▶ [Task]:
For the data below, give again exactly the lines from the one containing "- 9 s ≤ t < 14 s: velocity = 1 m/s" through the one containing "At t = 0, its", both ends included, and no others.

▶ [Data shown]:
[Start of Attachment]
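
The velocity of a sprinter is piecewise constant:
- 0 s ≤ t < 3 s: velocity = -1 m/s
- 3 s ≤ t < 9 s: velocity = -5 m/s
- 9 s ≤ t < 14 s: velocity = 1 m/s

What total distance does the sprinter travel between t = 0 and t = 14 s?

Distance (not displacement) is the total path length: add the absolute areas under v-t.
0–3 s: |-1| × 3 = 3 m
3–9 s: |-5| × 6 = 30 m
9–14 s: |1| × 5 = 5 m
Total distance = 38 m

38 m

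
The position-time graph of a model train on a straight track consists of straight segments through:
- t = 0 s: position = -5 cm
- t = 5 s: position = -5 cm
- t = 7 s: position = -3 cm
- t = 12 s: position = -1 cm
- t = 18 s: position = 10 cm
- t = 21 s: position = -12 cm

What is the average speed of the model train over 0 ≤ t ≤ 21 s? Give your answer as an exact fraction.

Average speed = (total path length)/(elapsed time); on a piecewise-linear x-t graph the path length is Σ|Δx|.
0–5 s: |Δx| = |-5 − -5| = 0 cm
5–7 s: |Δx| = |-3 − -5| = 2 cm
7–12 s: |Δx| = |-1 − -3| = 2 cm
12–18 s: |Δx| = |10 − -1| = 11 cm
18–21 s: |Δx| = |-12 − 10| = 22 cm
Total path = 37 cm; average speed = 37/21 = 37/21 cm/s.

37/21 cm/s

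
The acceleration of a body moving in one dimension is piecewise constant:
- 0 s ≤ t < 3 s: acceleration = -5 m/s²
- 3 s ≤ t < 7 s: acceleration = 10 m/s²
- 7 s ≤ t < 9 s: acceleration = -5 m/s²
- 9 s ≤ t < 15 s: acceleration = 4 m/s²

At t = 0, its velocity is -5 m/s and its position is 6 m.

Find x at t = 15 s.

130.5 m

On each constant-a segment, Δv = aΔt and Δx = v₀Δt + ½aΔt²; chain segment to segment.
0–3 s: v starts -5 m/s; Δx = -5·3 + ½·-5·3² = -37.5 m; v ends -20 m/s.
3–7 s: v starts -20 m/s; Δx = -20·4 + ½·10·4² = 0 m; v ends 20 m/s.
7–9 s: v starts 20 m/s; Δx = 20·2 + ½·-5·2² = 30 m; v ends 10 m/s.
9–15 s: v starts 10 m/s; Δx = 10·6 + ½·4·6² = 132 m; v ends 34 m/s.
x(15) = 6 + Σ Δx = 130.5 m.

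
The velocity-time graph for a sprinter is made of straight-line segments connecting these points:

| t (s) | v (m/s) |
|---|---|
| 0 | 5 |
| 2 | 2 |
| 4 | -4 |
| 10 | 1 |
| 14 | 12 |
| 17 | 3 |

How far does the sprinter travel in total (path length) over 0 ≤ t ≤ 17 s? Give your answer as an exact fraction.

Distance (not displacement) is the total path length: add the absolute areas under v-t.
0–2 s: |½(5 + 2)(2)| = 7 m
2–4 s: v = 0 at t = 8/3 s; triangle areas 2/3 + 8/3 = 10/3 m
4–10 s: v = 0 at t = 8.8 s; triangle areas 9.6 + 0.6 = 10.2 m
10–14 s: |½(1 + 12)(4)| = 26 m
14–17 s: |½(12 + 3)(3)| = 22.5 m
Total distance = 2071/30 m

2071/30 m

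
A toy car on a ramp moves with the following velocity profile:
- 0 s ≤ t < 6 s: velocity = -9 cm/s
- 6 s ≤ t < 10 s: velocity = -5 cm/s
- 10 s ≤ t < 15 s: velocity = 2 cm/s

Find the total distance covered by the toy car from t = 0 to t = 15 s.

Total distance travelled is ∫|v| dt — sum the magnitudes of each area piece.
0–6 s: |-9| × 6 = 54 cm
6–10 s: |-5| × 4 = 20 cm
10–15 s: |2| × 5 = 10 cm
Total distance = 84 cm

84 cm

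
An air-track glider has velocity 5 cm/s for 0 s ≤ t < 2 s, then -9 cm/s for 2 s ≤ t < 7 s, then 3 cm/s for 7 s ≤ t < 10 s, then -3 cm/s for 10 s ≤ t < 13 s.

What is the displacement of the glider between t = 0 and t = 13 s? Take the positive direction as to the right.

-35 cm

Net displacement equals the area under the velocity-time graph (areas below the axis count negative).
0–2 s: 5 × 2 = 10 cm
2–7 s: -9 × 5 = -45 cm
7–10 s: 3 × 3 = 9 cm
10–13 s: -3 × 3 = -9 cm
Net displacement = -35 cm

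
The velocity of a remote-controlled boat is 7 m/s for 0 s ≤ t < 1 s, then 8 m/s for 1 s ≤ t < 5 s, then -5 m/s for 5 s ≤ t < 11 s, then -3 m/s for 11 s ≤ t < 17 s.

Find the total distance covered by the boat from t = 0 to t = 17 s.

87 m

Total distance travelled is ∫|v| dt — sum the magnitudes of each area piece.
0–1 s: |7| × 1 = 7 m
1–5 s: |8| × 4 = 32 m
5–11 s: |-5| × 6 = 30 m
11–17 s: |-3| × 6 = 18 m
Total distance = 87 m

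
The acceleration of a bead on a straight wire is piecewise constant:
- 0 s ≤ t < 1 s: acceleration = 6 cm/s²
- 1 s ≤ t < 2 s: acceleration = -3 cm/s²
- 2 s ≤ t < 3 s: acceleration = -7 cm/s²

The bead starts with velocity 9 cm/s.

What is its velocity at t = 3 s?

Δv equals the area under the a-t graph; then v = v₀ + Δv.
0–1 s: 6 × 1 = 6 cm/s
1–2 s: -3 × 1 = -3 cm/s
2–3 s: -7 × 1 = -7 cm/s
Δv = -4 cm/s, so v(3) = 9 + (-4) = 5 cm/s.

5 cm/s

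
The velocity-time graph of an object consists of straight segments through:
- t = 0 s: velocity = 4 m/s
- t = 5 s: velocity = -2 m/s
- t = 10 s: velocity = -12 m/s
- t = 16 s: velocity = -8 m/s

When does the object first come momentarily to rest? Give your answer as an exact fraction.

t = 10/3 s

v changes sign on 0–5 s (from 4 to -2); the graph is linear there, so v = 0 at t = 0 + (-4)·(5 − 0)/(-2 − 4) = 10/3 s.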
[End of Attachment]
▶ [Answer space]:
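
- 9 s ≤ t < 14 s: velocity = 1 m/s

What total distance does the sprinter travel between t = 0 and t = 14 s?

Distance (not displacement) is the total path length: add the absolute areas under v-t.
0–3 s: |-1| × 3 = 3 m
3–9 s: |-5| × 6 = 30 m
9–14 s: |1| × 5 = 5 m
Total distance = 38 m

38 m

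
The position-time graph of a model train on a straight track consists of straight segments through:
- t = 0 s: position = -5 cm
- t = 5 s: position = -5 cm
- t = 7 s: position = -3 cm
- t = 12 s: position = -1 cm
- t = 18 s: position = 10 cm
- t = 21 s: position = -12 cm

What is the average speed of the model train over 0 ≤ t ≤ 21 s? Give your answer as an exact fraction.

Average speed = (total path length)/(elapsed time); on a piecewise-linear x-t graph the path length is Σ|Δx|.
0–5 s: |Δx| = |-5 − -5| = 0 cm
5–7 s: |Δx| = |-3 − -5| = 2 cm
7–12 s: |Δx| = |-1 − -3| = 2 cm
12–18 s: |Δx| = |10 − -1| = 11 cm
18–21 s: |Δx| = |-12 − 10| = 22 cm
Total path = 37 cm; average speed = 37/21 = 37/21 cm/s.

37/21 cm/s

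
The acceleration of a body moving in one dimension is piecewise constant:
- 0 s ≤ t < 3 s: acceleration = -5 m/s²
- 3 s ≤ t < 7 s: acceleration = 10 m/s²
- 7 s ≤ t < 9 s: acceleration = -5 m/s²
- 9 s ≤ t < 15 s: acceleration = 4 m/s²

At t = 0, its velocity is -5 m/s and its position is 6 m.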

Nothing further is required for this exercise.